Please restate the material below word for word, from the first line through the one that contains "of size dt=0.019376", inclusive.

== Segment start ==

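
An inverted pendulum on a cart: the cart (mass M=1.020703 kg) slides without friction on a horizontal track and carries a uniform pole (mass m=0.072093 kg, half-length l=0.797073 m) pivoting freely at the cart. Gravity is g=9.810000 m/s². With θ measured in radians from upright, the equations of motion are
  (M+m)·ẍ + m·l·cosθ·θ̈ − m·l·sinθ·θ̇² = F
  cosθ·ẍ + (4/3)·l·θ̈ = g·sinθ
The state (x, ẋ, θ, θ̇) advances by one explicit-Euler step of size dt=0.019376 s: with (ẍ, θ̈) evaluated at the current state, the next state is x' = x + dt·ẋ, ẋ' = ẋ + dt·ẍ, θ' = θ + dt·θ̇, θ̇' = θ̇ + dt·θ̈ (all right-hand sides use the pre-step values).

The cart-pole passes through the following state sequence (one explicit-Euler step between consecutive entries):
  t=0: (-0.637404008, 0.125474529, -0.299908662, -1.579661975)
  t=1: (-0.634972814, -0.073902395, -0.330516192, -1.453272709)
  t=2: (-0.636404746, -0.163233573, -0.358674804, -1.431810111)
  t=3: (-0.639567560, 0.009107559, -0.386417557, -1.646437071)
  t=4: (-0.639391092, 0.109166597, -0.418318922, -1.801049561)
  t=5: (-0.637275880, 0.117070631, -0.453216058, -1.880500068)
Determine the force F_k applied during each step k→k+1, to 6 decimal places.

F_0 = -10.844288 N
F_1 = -4.938638 N
F_2 = 9.165288 N
F_3 = 5.277257 N
F_4 = 0.306194 N

step 0→1:
  ẍ = (ẋ'−ẋ)/dt = (-0.073902395−0.125474529)/0.019376 = -10.289891
  θ̈ = (θ̇'−θ̇)/dt = (-1.453272709−-1.579661975)/0.019376 = 6.522980
  sinθ=-0.295433, cosθ=0.955363
  F = (M+m)·ẍ + m·l·cosθ·θ̈ − m·l·sinθ·θ̇² = -11.244751 + 0.358101 − -0.042362 = -10.844288
step 1→2:
  ẍ = (ẋ'−ẋ)/dt = (-0.163233573−-0.073902395)/0.019376 = -4.610403
  θ̈ = (θ̇'−θ̇)/dt = (-1.431810111−-1.453272709)/0.019376 = 1.107690
  sinθ=-0.324531, cosθ=0.945875
  F = (M+m)·ẍ + m·l·cosθ·θ̈ − m·l·sinθ·θ̇² = -5.038230 + 0.060206 − -0.039386 = -4.938638
step 2→3:
  ẍ = (ẋ'−ẋ)/dt = (0.009107559−-0.163233573)/0.019376 = 8.894567
  θ̈ = (θ̇'−θ̇)/dt = (-1.646437071−-1.431810111)/0.019376 = -11.076949
  sinθ=-0.351034, cosθ=0.936363
  F = (M+m)·ẍ + m·l·cosθ·θ̈ − m·l·sinθ·θ̇² = 9.719947 + -0.596013 − -0.041353 = 9.165288
step 3→4:
  ẍ = (ẋ'−ẋ)/dt = (0.109166597−0.009107559)/0.019376 = 5.164071
  θ̈ = (θ̇'−θ̇)/dt = (-1.801049561−-1.646437071)/0.019376 = -7.979588
  sinθ=-0.376873, cosθ=0.926265
  F = (M+m)·ẍ + m·l·cosθ·θ̈ − m·l·sinθ·θ̇² = 5.643276 + -0.424724 − -0.058705 = 5.277257
step 4→5:
  ẍ = (ẋ'−ẋ)/dt = (0.117070631−0.109166597)/0.019376 = 0.407929
  θ̈ = (θ̇'−θ̇)/dt = (-1.880500068−-1.801049561)/0.019376 = -4.100460
  sinθ=-0.406225, cosθ=0.913773
  F = (M+m)·ẍ + m·l·cosθ·θ̈ − m·l·sinθ·θ̇² = 0.445783 + -0.215309 − -0.075720 = 0.306194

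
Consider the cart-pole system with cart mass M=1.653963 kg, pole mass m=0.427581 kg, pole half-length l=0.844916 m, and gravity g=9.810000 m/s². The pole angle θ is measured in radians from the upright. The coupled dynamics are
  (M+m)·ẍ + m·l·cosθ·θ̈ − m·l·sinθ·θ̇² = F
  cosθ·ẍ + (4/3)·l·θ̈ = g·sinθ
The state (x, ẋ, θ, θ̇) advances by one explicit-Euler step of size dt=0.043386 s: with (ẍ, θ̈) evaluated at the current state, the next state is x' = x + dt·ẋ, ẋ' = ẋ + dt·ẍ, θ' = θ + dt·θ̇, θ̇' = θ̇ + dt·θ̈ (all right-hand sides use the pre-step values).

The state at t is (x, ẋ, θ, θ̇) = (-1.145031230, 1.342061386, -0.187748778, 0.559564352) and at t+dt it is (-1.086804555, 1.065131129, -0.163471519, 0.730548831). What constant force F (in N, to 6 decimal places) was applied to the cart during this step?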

== Segment end ==

### YOUR SOLUTION
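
An inverted pendulum on a cart: the cart (mass M=1.020703 kg) slides without friction on a horizontal track and carries a uniform pole (mass m=0.072093 kg, half-length l=0.797073 m) pivoting freely at the cart. Gravity is g=9.810000 m/s². With θ measured in radians from upright, the equations of motion are
  (M+m)·ẍ + m·l·cosθ·θ̈ − m·l·sinθ·θ̇² = F
  cosθ·ẍ + (4/3)·l·θ̈ = g·sinθ
The state (x, ẋ, θ, θ̇) advances by one explicit-Euler step of size dt=0.019376 s: with (ẍ, θ̈) evaluated at the current state, the next state is x' = x + dt·ẋ, ẋ' = ẋ + dt·ẍ, θ' = θ + dt·θ̇, θ̇' = θ̇ + dt·θ̈ (all right-hand sides use the pre-step values).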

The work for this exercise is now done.